◆ **Stored items**:
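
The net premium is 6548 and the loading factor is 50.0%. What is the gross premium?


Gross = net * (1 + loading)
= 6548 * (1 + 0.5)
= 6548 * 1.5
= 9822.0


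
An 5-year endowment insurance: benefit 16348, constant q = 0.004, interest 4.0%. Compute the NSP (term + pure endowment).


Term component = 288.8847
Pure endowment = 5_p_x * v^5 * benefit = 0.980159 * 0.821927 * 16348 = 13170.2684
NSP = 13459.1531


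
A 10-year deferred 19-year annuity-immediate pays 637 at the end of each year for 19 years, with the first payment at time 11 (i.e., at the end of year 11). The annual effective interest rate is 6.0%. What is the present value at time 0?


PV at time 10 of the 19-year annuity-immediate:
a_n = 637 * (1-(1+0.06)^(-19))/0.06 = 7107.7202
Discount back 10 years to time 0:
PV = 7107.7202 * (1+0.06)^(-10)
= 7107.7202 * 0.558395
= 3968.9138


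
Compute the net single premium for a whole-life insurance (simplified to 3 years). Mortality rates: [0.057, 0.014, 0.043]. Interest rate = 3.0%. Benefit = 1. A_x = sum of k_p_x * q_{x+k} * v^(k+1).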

...

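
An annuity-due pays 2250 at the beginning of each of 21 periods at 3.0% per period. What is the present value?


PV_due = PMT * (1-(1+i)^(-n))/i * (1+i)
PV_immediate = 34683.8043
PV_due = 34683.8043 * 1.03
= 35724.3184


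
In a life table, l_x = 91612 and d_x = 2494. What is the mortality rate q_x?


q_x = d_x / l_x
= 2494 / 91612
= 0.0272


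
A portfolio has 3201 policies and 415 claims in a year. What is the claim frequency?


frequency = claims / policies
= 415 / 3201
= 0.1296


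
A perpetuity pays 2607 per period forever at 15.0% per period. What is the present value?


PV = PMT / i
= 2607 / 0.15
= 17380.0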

---

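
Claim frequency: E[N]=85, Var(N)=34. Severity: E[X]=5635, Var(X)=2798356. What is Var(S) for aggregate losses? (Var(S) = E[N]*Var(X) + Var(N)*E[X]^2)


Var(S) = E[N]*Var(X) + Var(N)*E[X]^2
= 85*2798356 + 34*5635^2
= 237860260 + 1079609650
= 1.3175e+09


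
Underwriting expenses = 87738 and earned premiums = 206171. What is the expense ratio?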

◆ **PROBLEM**:
Retype exactly, and only, the lines above from the one where "Claim frequency: E[N]=85, Var(N)=34." occurs up to and including the one where "Underwriting expenses = 87738" occurs.

◆ **EXERCISE ANSWER**:
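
Claim frequency: E[N]=85, Var(N)=34. Severity: E[X]=5635, Var(X)=2798356. What is Var(S) for aggregate losses? (Var(S) = E[N]*Var(X) + Var(N)*E[X]^2)


Var(S) = E[N]*Var(X) + Var(N)*E[X]^2
= 85*2798356 + 34*5635^2
= 237860260 + 1079609650
= 1.3175e+09


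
Underwriting expenses = 87738 and earned premiums = 206171. What is the expense ratio?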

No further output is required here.